Problem: The entries below must be retyped in full. Keep every word the same.

Record excerpts:
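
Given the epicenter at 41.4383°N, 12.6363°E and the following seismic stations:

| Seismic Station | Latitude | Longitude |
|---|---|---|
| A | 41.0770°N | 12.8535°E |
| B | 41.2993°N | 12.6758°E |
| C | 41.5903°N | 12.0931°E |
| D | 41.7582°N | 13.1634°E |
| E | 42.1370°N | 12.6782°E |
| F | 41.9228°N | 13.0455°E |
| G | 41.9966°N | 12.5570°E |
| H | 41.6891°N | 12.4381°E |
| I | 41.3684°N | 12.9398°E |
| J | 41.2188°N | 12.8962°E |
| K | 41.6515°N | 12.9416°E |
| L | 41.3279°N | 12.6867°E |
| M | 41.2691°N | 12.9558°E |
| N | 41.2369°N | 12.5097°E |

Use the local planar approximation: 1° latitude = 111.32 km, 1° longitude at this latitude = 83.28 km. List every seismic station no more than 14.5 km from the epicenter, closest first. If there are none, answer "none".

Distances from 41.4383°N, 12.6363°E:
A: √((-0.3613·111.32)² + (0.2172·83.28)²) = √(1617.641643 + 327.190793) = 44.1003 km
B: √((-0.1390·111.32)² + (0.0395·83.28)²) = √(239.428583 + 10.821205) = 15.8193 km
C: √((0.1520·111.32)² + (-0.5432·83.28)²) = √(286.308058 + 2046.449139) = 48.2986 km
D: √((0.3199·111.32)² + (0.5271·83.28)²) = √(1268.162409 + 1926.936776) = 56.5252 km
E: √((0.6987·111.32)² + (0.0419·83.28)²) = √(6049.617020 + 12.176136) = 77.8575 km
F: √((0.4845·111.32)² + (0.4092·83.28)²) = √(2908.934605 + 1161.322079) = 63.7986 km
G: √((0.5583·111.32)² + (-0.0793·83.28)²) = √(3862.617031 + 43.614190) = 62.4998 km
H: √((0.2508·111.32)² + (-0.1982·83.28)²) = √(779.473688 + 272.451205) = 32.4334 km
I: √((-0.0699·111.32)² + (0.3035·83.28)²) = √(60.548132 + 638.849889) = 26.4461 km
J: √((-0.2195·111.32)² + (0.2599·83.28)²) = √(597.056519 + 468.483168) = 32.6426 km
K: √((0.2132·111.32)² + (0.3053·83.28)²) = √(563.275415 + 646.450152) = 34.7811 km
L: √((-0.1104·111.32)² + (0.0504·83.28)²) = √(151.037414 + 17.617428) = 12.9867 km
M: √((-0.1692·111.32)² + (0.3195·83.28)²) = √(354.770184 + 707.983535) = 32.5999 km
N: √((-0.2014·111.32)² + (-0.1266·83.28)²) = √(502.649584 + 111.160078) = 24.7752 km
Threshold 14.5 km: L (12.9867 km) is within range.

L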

Reply to the task:
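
Given the epicenter at 41.4383°N, 12.6363°E and the following seismic stations:

| Seismic Station | Latitude | Longitude |
|---|---|---|
| A | 41.0770°N | 12.8535°E |
| B | 41.2993°N | 12.6758°E |
| C | 41.5903°N | 12.0931°E |
| D | 41.7582°N | 13.1634°E |
| E | 42.1370°N | 12.6782°E |
| F | 41.9228°N | 13.0455°E |
| G | 41.9966°N | 12.5570°E |
| H | 41.6891°N | 12.4381°E |
| I | 41.3684°N | 12.9398°E |
| J | 41.2188°N | 12.8962°E |
| K | 41.6515°N | 12.9416°E |
| L | 41.3279°N | 12.6867°E |
| M | 41.2691°N | 12.9558°E |
| N | 41.2369°N | 12.5097°E |

Use the local planar approximation: 1° latitude = 111.32 km, 1° longitude at this latitude = 83.28 km. List every seismic station no more than 14.5 km from the epicenter, closest first. If there are none, answer "none".

Distances from 41.4383°N, 12.6363°E:
A: √((-0.3613·111.32)² + (0.2172·83.28)²) = √(1617.641643 + 327.190793) = 44.1003 km
B: √((-0.1390·111.32)² + (0.0395·83.28)²) = √(239.428583 + 10.821205) = 15.8193 km
C: √((0.1520·111.32)² + (-0.5432·83.28)²) = √(286.308058 + 2046.449139) = 48.2986 km
D: √((0.3199·111.32)² + (0.5271·83.28)²) = √(1268.162409 + 1926.936776) = 56.5252 km
E: √((0.6987·111.32)² + (0.0419·83.28)²) = √(6049.617020 + 12.176136) = 77.8575 km
F: √((0.4845·111.32)² + (0.4092·83.28)²) = √(2908.934605 + 1161.322079) = 63.7986 km
G: √((0.5583·111.32)² + (-0.0793·83.28)²) = √(3862.617031 + 43.614190) = 62.4998 km
H: √((0.2508·111.32)² + (-0.1982·83.28)²) = √(779.473688 + 272.451205) = 32.4334 km
I: √((-0.0699·111.32)² + (0.3035·83.28)²) = √(60.548132 + 638.849889) = 26.4461 km
J: √((-0.2195·111.32)² + (0.2599·83.28)²) = √(597.056519 + 468.483168) = 32.6426 km
K: √((0.2132·111.32)² + (0.3053·83.28)²) = √(563.275415 + 646.450152) = 34.7811 km
L: √((-0.1104·111.32)² + (0.0504·83.28)²) = √(151.037414 + 17.617428) = 12.9867 km
M: √((-0.1692·111.32)² + (0.3195·83.28)²) = √(354.770184 + 707.983535) = 32.5999 km
N: √((-0.2014·111.32)² + (-0.1266·83.28)²) = √(502.649584 + 111.160078) = 24.7752 km
Threshold 14.5 km: L (12.9867 km) is within range.

L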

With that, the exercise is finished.